Repeat every entry below exactly.

_EXERCISE INPUT_
● ● ● ● ● ● ●
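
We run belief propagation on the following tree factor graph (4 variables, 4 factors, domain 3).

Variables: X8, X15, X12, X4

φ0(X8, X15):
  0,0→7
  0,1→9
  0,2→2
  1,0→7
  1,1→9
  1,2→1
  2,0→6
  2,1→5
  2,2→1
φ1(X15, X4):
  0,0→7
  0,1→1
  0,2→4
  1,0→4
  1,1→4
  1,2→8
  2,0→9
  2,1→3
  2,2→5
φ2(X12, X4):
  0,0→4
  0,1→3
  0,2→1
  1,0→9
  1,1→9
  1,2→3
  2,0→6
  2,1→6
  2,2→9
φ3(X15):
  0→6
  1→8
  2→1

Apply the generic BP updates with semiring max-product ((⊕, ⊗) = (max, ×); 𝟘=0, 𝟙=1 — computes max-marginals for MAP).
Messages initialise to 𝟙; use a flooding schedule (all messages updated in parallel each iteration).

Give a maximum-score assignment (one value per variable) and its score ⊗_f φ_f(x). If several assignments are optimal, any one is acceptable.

init: all messages = 𝟙 over 3 values
r1 m[φ0→X8] = [9, 9, 6]
r1 m[φ0→X15] = [7, 9, 2]
r1 m[φ1→X15] = [7, 8, 9]
r1 m[φ1→X4] = [9, 4, 8]
r1 m[φ2→X12] = [4, 9, 9]
r1 m[φ2→X4] = [9, 9, 9]
r1 m[φ3→X15] = [6, 8, 1]
r1 m[X8→φ0] = [1, 1, 1]
r1 m[X15→φ0] = [1, 1, 1]
r1 m[X15→φ1] = [1, 1, 1]
r1 m[X15→φ3] = [1, 1, 1]
r1 m[X12→φ2] = [1, 1, 1]
r1 m[X4→φ1] = [1, 1, 1]
r1 m[X4→φ2] = [1, 1, 1]
r2 m[φ0→X8] = [9, 9, 6]
r2 m[φ0→X15] = [7, 9, 2]
r2 m[φ1→X15] = [7, 8, 9]
r2 m[φ1→X4] = [9, 4, 8]
r2 m[φ2→X12] = [4, 9, 9]
r2 m[φ2→X4] = [9, 9, 9]
r2 m[φ3→X15] = [6, 8, 1]
r2 m[X8→φ0] = [1, 1, 1]
r2 m[X15→φ0] = [42, 64, 9]
r2 m[X15→φ1] = [42, 72, 2]
r2 m[X15→φ3] = [49, 72, 18]
r2 m[X12→φ2] = [1, 1, 1]
r2 m[X4→φ1] = [9, 9, 9]
r2 m[X4→φ2] = [9, 4, 8]
r3 m[φ0→X8] = [576, 576, 320]
r3 m[φ0→X15] = [7, 9, 2]
r3 m[φ1→X15] = [63, 72, 81]
r3 m[φ1→X4] = [294, 288, 576]
r3 m[φ2→X12] = [36, 81, 72]
r3 m[φ2→X4] = [9, 9, 9]
r3 m[φ3→X15] = [6, 8, 1]
r3 m[X8→φ0] = [1, 1, 1]
r3 m[X15→φ0] = [42, 64, 9]
r3 m[X15→φ1] = [42, 72, 2]
r3 m[X15→φ3] = [49, 72, 18]
r3 m[X12→φ2] = [1, 1, 1]
r3 m[X4→φ1] = [9, 9, 9]
r3 m[X4→φ2] = [9, 4, 8]
r4 m[φ0→X8] = [576, 576, 320]
r4 m[φ0→X15] = [7, 9, 2]
r4 m[φ1→X15] = [63, 72, 81]
r4 m[φ1→X4] = [294, 288, 576]
r4 m[φ2→X12] = [36, 81, 72]
r4 m[φ2→X4] = [9, 9, 9]
r4 m[φ3→X15] = [6, 8, 1]
r4 m[X8→φ0] = [1, 1, 1]
r4 m[X15→φ0] = [378, 576, 81]
r4 m[X15→φ1] = [42, 72, 2]
r4 m[X15→φ3] = [441, 648, 162]
r4 m[X12→φ2] = [1, 1, 1]
r4 m[X4→φ1] = [9, 9, 9]
r4 m[X4→φ2] = [294, 288, 576]
r5 m[φ0→X8] = [5184, 5184, 2880]
r5 m[φ0→X15] = [7, 9, 2]
r5 m[φ1→X15] = [63, 72, 81]
r5 m[φ1→X4] = [294, 288, 576]
r5 m[φ2→X12] = [1176, 2646, 5184]
r5 m[φ2→X4] = [9, 9, 9]
r5 m[φ3→X15] = [6, 8, 1]
r5 m[X8→φ0] = [1, 1, 1]
r5 m[X15→φ0] = [378, 576, 81]
r5 m[X15→φ1] = [42, 72, 2]
r5 m[X15→φ3] = [441, 648, 162]
r5 m[X12→φ2] = [1, 1, 1]
r5 m[X4→φ1] = [9, 9, 9]
r5 m[X4→φ2] = [294, 288, 576]
r6 m[φ0→X8] = [5184, 5184, 2880]
r6 m[φ0→X15] = [7, 9, 2]
r6 m[φ1→X15] = [63, 72, 81]
r6 m[φ1→X4] = [294, 288, 576]
r6 m[φ2→X12] = [1176, 2646, 5184]
r6 m[φ2→X4] = [9, 9, 9]
r6 m[φ3→X15] = [6, 8, 1]
r6 m[X8→φ0] = [1, 1, 1]
r6 m[X15→φ0] = [378, 576, 81]
r6 m[X15→φ1] = [42, 72, 2]
r6 m[X15→φ3] = [441, 648, 162]
r6 m[X12→φ2] = [1, 1, 1]
r6 m[X4→φ1] = [9, 9, 9]
r6 m[X4→φ2] = [294, 288, 576]
fixed point reached at round 6
traceback from X8: (X8=0, X15=1, X12=2, X4=2), score=5184

assignment: (X8=0, X15=1, X12=2, X4=2); score = 5184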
● ● ● ● ● ● ●
_RESPONSE BELOW_
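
We run belief propagation on the following tree factor graph (4 variables, 4 factors, domain 3).

Variables: X8, X15, X12, X4

φ0(X8, X15):
  0,0→7
  0,1→9
  0,2→2
  1,0→7
  1,1→9
  1,2→1
  2,0→6
  2,1→5
  2,2→1
φ1(X15, X4):
  0,0→7
  0,1→1
  0,2→4
  1,0→4
  1,1→4
  1,2→8
  2,0→9
  2,1→3
  2,2→5
φ2(X12, X4):
  0,0→4
  0,1→3
  0,2→1
  1,0→9
  1,1→9
  1,2→3
  2,0→6
  2,1→6
  2,2→9
φ3(X15):
  0→6
  1→8
  2→1

Apply the generic BP updates with semiring max-product ((⊕, ⊗) = (max, ×); 𝟘=0, 𝟙=1 — computes max-marginals for MAP).
Messages initialise to 𝟙; use a flooding schedule (all messages updated in parallel each iteration).

Give a maximum-score assignment (one value per variable) and its score ⊗_f φ_f(x). If several assignments are optimal, any one is acceptable.

init: all messages = 𝟙 over 3 values
r1 m[φ0→X8] = [9, 9, 6]
r1 m[φ0→X15] = [7, 9, 2]
r1 m[φ1→X15] = [7, 8, 9]
r1 m[φ1→X4] = [9, 4, 8]
r1 m[φ2→X12] = [4, 9, 9]
r1 m[φ2→X4] = [9, 9, 9]
r1 m[φ3→X15] = [6, 8, 1]
r1 m[X8→φ0] = [1, 1, 1]
r1 m[X15→φ0] = [1, 1, 1]
r1 m[X15→φ1] = [1, 1, 1]
r1 m[X15→φ3] = [1, 1, 1]
r1 m[X12→φ2] = [1, 1, 1]
r1 m[X4→φ1] = [1, 1, 1]
r1 m[X4→φ2] = [1, 1, 1]
r2 m[φ0→X8] = [9, 9, 6]
r2 m[φ0→X15] = [7, 9, 2]
r2 m[φ1→X15] = [7, 8, 9]
r2 m[φ1→X4] = [9, 4, 8]
r2 m[φ2→X12] = [4, 9, 9]
r2 m[φ2→X4] = [9, 9, 9]
r2 m[φ3→X15] = [6, 8, 1]
r2 m[X8→φ0] = [1, 1, 1]
r2 m[X15→φ0] = [42, 64, 9]
r2 m[X15→φ1] = [42, 72, 2]
r2 m[X15→φ3] = [49, 72, 18]
r2 m[X12→φ2] = [1, 1, 1]
r2 m[X4→φ1] = [9, 9, 9]
r2 m[X4→φ2] = [9, 4, 8]
r3 m[φ0→X8] = [576, 576, 320]
r3 m[φ0→X15] = [7, 9, 2]
r3 m[φ1→X15] = [63, 72, 81]
r3 m[φ1→X4] = [294, 288, 576]
r3 m[φ2→X12] = [36, 81, 72]
r3 m[φ2→X4] = [9, 9, 9]
r3 m[φ3→X15] = [6, 8, 1]
r3 m[X8→φ0] = [1, 1, 1]
r3 m[X15→φ0] = [42, 64, 9]
r3 m[X15→φ1] = [42, 72, 2]
r3 m[X15→φ3] = [49, 72, 18]
r3 m[X12→φ2] = [1, 1, 1]
r3 m[X4→φ1] = [9, 9, 9]
r3 m[X4→φ2] = [9, 4, 8]
r4 m[φ0→X8] = [576, 576, 320]
r4 m[φ0→X15] = [7, 9, 2]
r4 m[φ1→X15] = [63, 72, 81]
r4 m[φ1→X4] = [294, 288, 576]
r4 m[φ2→X12] = [36, 81, 72]
r4 m[φ2→X4] = [9, 9, 9]
r4 m[φ3→X15] = [6, 8, 1]
r4 m[X8→φ0] = [1, 1, 1]
r4 m[X15→φ0] = [378, 576, 81]
r4 m[X15→φ1] = [42, 72, 2]
r4 m[X15→φ3] = [441, 648, 162]
r4 m[X12→φ2] = [1, 1, 1]
r4 m[X4→φ1] = [9, 9, 9]
r4 m[X4→φ2] = [294, 288, 576]
r5 m[φ0→X8] = [5184, 5184, 2880]
r5 m[φ0→X15] = [7, 9, 2]
r5 m[φ1→X15] = [63, 72, 81]
r5 m[φ1→X4] = [294, 288, 576]
r5 m[φ2→X12] = [1176, 2646, 5184]
r5 m[φ2→X4] = [9, 9, 9]
r5 m[φ3→X15] = [6, 8, 1]
r5 m[X8→φ0] = [1, 1, 1]
r5 m[X15→φ0] = [378, 576, 81]
r5 m[X15→φ1] = [42, 72, 2]
r5 m[X15→φ3] = [441, 648, 162]
r5 m[X12→φ2] = [1, 1, 1]
r5 m[X4→φ1] = [9, 9, 9]
r5 m[X4→φ2] = [294, 288, 576]
r6 m[φ0→X8] = [5184, 5184, 2880]
r6 m[φ0→X15] = [7, 9, 2]
r6 m[φ1→X15] = [63, 72, 81]
r6 m[φ1→X4] = [294, 288, 576]
r6 m[φ2→X12] = [1176, 2646, 5184]
r6 m[φ2→X4] = [9, 9, 9]
r6 m[φ3→X15] = [6, 8, 1]
r6 m[X8→φ0] = [1, 1, 1]
r6 m[X15→φ0] = [378, 576, 81]
r6 m[X15→φ1] = [42, 72, 2]
r6 m[X15→φ3] = [441, 648, 162]
r6 m[X12→φ2] = [1, 1, 1]
r6 m[X4→φ1] = [9, 9, 9]
r6 m[X4→φ2] = [294, 288, 576]
fixed point reached at round 6
traceback from X8: (X8=0, X15=1, X12=2, X4=2), score=5184

assignment: (X8=0, X15=1, X12=2, X4=2); score = 5184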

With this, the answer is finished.